## Stored data entries:
# # #
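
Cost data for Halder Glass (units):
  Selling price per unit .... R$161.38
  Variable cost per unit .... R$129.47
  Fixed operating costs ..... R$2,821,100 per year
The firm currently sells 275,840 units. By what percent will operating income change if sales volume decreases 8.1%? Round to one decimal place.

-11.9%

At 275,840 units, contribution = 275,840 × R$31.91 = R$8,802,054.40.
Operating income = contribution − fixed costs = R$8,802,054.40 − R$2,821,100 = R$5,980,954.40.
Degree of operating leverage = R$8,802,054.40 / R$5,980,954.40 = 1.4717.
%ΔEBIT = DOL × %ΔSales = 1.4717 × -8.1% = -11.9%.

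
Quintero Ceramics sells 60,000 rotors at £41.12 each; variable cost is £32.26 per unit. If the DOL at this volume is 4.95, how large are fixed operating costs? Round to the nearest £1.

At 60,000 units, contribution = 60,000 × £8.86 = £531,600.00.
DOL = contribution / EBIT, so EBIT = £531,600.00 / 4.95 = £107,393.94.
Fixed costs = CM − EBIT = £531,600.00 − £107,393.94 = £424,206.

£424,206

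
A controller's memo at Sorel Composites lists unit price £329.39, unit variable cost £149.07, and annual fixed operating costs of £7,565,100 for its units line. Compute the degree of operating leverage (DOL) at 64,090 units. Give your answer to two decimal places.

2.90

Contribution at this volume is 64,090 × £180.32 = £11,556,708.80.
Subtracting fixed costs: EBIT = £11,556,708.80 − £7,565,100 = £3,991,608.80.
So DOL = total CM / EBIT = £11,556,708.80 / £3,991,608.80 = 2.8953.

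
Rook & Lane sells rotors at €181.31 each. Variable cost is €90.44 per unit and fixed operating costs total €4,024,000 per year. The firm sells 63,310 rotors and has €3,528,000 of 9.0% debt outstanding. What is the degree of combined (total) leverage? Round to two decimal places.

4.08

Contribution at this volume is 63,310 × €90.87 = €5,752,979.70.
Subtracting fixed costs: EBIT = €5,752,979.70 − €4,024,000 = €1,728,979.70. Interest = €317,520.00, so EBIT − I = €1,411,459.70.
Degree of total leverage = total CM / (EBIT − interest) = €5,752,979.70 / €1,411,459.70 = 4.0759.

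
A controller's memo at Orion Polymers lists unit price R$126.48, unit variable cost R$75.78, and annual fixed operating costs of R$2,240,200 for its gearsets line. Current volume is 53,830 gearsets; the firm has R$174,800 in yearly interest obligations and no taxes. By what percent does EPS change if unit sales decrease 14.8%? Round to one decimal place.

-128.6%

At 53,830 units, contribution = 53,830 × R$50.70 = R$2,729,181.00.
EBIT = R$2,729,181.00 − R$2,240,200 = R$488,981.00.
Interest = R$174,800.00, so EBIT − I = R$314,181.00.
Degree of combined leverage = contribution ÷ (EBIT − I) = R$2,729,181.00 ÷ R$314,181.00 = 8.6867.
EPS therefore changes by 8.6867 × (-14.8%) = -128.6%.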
# # #
## What is being asked:
Retype each entry exactly.

## Solution:
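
Cost data for Halder Glass (units):
  Selling price per unit .... R$161.38
  Variable cost per unit .... R$129.47
  Fixed operating costs ..... R$2,821,100 per year
The firm currently sells 275,840 units. By what percent will operating income change if sales volume decreases 8.1%? Round to one decimal place.

-11.9%

At 275,840 units, contribution = 275,840 × R$31.91 = R$8,802,054.40.
Operating income = contribution − fixed costs = R$8,802,054.40 − R$2,821,100 = R$5,980,954.40.
Degree of operating leverage = R$8,802,054.40 / R$5,980,954.40 = 1.4717.
%ΔEBIT = DOL × %ΔSales = 1.4717 × -8.1% = -11.9%.

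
Quintero Ceramics sells 60,000 rotors at £41.12 each; variable cost is £32.26 per unit. If the DOL at this volume is 4.95, how large are fixed operating costs? Round to the nearest £1.

At 60,000 units, contribution = 60,000 × £8.86 = £531,600.00.
DOL = contribution / EBIT, so EBIT = £531,600.00 / 4.95 = £107,393.94.
Fixed costs = CM − EBIT = £531,600.00 − £107,393.94 = £424,206.

£424,206

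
A controller's memo at Sorel Composites lists unit price £329.39, unit variable cost £149.07, and annual fixed operating costs of £7,565,100 for its units line. Compute the degree of operating leverage (DOL) at 64,090 units. Give your answer to two decimal places.

2.90

Contribution at this volume is 64,090 × £180.32 = £11,556,708.80.
Subtracting fixed costs: EBIT = £11,556,708.80 − £7,565,100 = £3,991,608.80.
So DOL = total CM / EBIT = £11,556,708.80 / £3,991,608.80 = 2.8953.

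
Rook & Lane sells rotors at €181.31 each. Variable cost is €90.44 per unit and fixed operating costs total €4,024,000 per year. The firm sells 63,310 rotors and has €3,528,000 of 9.0% debt outstanding. What is the degree of combined (total) leverage? Round to two decimal places.

4.08

Contribution at this volume is 63,310 × €90.87 = €5,752,979.70.
Subtracting fixed costs: EBIT = €5,752,979.70 − €4,024,000 = €1,728,979.70. Interest = €317,520.00, so EBIT − I = €1,411,459.70.
Degree of total leverage = total CM / (EBIT − interest) = €5,752,979.70 / €1,411,459.70 = 4.0759.

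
A controller's memo at Orion Polymers lists unit price R$126.48, unit variable cost R$75.78, and annual fixed operating costs of R$2,240,200 for its gearsets line. Current volume is 53,830 gearsets; the firm has R$174,800 in yearly interest obligations and no taxes. By what percent does EPS change if unit sales decrease 14.8%? Round to one decimal place.

-128.6%

At 53,830 units, contribution = 53,830 × R$50.70 = R$2,729,181.00.
EBIT = R$2,729,181.00 − R$2,240,200 = R$488,981.00.
Interest = R$174,800.00, so EBIT − I = R$314,181.00.
Degree of combined leverage = contribution ÷ (EBIT − I) = R$2,729,181.00 ÷ R$314,181.00 = 8.6867.
EPS therefore changes by 8.6867 × (-14.8%) = -128.6%.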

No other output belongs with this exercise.